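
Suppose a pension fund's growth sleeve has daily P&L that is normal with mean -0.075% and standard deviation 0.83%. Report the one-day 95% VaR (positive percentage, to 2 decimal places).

1.44%

At 95% one-sided, z = 1.645.
VaR = −μ + z·σ = −(-0.075%) + 1.645 × 0.83% = 1.440%.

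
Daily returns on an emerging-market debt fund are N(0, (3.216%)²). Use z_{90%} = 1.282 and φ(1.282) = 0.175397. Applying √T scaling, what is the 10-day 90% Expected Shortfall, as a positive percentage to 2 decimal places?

σ_{10d} = 3.216% × √10 = 10.170%.
ES multiplier = φ(z)/(1−α) = 0.175397/0.1 = 1.754.
ES = 10.170% × 1.754 = 17.838%.

17.84%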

========================

## [Exercise]
Each line of the data above is to be duplicated exactly.

## [Solution for this problem]
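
Suppose a pension fund's growth sleeve has daily P&L that is normal with mean -0.075% and standard deviation 0.83%. Report the one-day 95% VaR (positive percentage, to 2 decimal places).

1.44%

At 95% one-sided, z = 1.645.
VaR = −μ + z·σ = −(-0.075%) + 1.645 × 0.83% = 1.440%.

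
Daily returns on an emerging-market debt fund are N(0, (3.216%)²). Use z_{90%} = 1.282 and φ(1.282) = 0.175397. Applying √T scaling, what is the 10-day 90% Expected Shortfall, as a positive percentage to 2 decimal places?

σ_{10d} = 3.216% × √10 = 10.170%.
ES multiplier = φ(z)/(1−α) = 0.175397/0.1 = 1.754.
ES = 10.170% × 1.754 = 17.838%.

17.84%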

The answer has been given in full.